## PROBLEM DETAILS
Of all the lines in the entries below, give again exactly those starting at the line containing "Seawater (ρ = 1024" and ending at the line containing "A large open silo", both ends included, and no others.

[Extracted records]
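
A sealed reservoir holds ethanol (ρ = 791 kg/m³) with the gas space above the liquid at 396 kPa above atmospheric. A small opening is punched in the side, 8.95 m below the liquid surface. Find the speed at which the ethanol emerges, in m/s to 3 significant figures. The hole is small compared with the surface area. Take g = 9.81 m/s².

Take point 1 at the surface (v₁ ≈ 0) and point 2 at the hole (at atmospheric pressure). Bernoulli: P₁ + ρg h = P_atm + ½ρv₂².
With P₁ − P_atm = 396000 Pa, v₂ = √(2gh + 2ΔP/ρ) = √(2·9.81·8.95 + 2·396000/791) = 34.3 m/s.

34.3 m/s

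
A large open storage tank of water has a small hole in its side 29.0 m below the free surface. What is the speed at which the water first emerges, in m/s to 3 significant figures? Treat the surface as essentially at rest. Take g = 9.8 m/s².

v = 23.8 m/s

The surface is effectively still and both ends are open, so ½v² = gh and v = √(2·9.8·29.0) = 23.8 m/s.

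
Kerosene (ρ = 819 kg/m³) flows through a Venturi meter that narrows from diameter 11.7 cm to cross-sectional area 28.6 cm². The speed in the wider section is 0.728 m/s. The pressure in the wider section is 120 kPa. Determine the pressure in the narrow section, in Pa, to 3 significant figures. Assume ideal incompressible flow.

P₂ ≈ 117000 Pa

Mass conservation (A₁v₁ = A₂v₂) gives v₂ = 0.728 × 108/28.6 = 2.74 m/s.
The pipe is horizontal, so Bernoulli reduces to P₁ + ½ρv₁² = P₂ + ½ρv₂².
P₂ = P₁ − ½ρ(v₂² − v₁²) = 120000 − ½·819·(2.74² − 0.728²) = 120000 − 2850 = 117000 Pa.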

--

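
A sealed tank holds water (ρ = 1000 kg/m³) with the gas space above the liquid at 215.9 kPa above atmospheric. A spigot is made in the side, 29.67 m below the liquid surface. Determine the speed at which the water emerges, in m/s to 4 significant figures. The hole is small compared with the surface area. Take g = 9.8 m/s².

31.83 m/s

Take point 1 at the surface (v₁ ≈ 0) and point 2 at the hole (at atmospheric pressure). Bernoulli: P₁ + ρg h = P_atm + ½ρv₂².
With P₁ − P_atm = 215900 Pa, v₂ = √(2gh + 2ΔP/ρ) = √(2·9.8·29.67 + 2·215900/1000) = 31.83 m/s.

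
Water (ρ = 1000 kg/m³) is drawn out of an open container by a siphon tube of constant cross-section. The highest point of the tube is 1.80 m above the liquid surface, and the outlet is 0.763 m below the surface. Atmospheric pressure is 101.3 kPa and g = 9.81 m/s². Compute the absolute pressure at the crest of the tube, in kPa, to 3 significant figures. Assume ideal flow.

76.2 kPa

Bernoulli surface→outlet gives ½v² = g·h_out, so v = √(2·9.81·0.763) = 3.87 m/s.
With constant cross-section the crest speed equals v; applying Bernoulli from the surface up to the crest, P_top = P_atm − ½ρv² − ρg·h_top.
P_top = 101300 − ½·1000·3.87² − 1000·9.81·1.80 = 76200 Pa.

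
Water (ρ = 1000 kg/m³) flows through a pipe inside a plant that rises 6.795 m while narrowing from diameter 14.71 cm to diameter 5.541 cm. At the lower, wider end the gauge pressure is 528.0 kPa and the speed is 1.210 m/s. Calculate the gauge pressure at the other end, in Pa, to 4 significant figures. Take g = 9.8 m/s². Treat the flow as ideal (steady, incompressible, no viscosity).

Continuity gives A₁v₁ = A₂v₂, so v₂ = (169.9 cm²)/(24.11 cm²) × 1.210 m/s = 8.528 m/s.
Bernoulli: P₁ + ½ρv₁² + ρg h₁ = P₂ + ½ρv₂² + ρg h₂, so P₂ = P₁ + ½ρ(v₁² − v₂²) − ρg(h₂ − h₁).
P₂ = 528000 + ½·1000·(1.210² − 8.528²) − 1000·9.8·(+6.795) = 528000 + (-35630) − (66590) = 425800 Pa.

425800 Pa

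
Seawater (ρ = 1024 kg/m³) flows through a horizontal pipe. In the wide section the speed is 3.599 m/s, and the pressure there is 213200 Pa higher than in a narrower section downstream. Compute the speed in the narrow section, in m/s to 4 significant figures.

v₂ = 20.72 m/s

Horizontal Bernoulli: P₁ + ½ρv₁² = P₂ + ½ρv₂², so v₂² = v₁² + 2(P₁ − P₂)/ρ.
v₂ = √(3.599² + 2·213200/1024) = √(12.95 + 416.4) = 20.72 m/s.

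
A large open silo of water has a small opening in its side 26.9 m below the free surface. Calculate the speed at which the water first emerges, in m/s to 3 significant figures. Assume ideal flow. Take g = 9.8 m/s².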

## REPLY
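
Seawater (ρ = 1024 kg/m³) flows through a horizontal pipe. In the wide section the speed is 3.599 m/s, and the pressure there is 213200 Pa higher than in a narrower section downstream. Compute the speed in the narrow section, in m/s to 4 significant figures.

v₂ = 20.72 m/s

Horizontal Bernoulli: P₁ + ½ρv₁² = P₂ + ½ρv₂², so v₂² = v₁² + 2(P₁ − P₂)/ρ.
v₂ = √(3.599² + 2·213200/1024) = √(12.95 + 416.4) = 20.72 m/s.

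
A large open silo of water has a small opening in its side 26.9 m below the free surface. Calculate the speed at which the water first emerges, in m/s to 3 significant figures. Assume ideal flow. Take g = 9.8 m/s².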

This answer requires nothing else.